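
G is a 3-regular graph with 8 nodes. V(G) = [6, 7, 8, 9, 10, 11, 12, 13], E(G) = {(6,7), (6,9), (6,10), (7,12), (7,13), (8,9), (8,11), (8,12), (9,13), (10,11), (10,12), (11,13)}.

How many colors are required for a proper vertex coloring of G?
χ(G) = 3

Clique number ω(G) = 2 (lower bound: χ ≥ ω).
Odd cycle [8, 12, 7, 6, 9] needs 3 colors (χ ≥ 3).
The coloring below uses 3 colors, so χ(G) = 3.
A valid 3-coloring: color 1: [6, 11, 12]; color 2: [8, 10, 13]; color 3: [7, 9].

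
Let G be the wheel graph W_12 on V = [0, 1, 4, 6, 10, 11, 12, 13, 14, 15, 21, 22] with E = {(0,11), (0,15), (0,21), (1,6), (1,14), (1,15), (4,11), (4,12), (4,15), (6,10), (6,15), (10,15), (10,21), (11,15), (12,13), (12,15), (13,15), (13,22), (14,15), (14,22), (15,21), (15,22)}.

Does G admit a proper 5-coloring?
Yes, G is 5-colorable

A valid 5-coloring: color 1: [15]; color 2: [4, 6, 13, 14, 21]; color 3: [0, 1, 10, 12, 22]; color 4: [11].
(χ(G) = 4 ≤ 5.)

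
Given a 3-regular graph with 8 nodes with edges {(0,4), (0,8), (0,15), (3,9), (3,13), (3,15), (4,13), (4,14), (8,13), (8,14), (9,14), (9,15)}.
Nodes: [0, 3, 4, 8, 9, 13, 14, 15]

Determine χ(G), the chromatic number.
χ(G) = 3

Clique number ω(G) = 3 (lower bound: χ ≥ ω).
The clique on [3, 9, 15] has size 3, forcing χ ≥ 3, and the coloring below uses 3 colors, so χ(G) = 3.
A valid 3-coloring: color 1: [13, 14, 15]; color 2: [4, 8, 9]; color 3: [0, 3].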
__________________________________________________
After locating the line containing "Nodes: [0, 3, 4, 8, 9, 13, 14, 15]", give that line and every later line of the listing again exactly, up to and including the last.

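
Nodes: [0, 3, 4, 8, 9, 13, 14, 15]

Determine χ(G), the chromatic number.
χ(G) = 3

Clique number ω(G) = 3 (lower bound: χ ≥ ω).
The clique on [3, 9, 15] has size 3, forcing χ ≥ 3, and the coloring below uses 3 colors, so χ(G) = 3.
A valid 3-coloring: color 1: [13, 14, 15]; color 2: [4, 8, 9]; color 3: [0, 3].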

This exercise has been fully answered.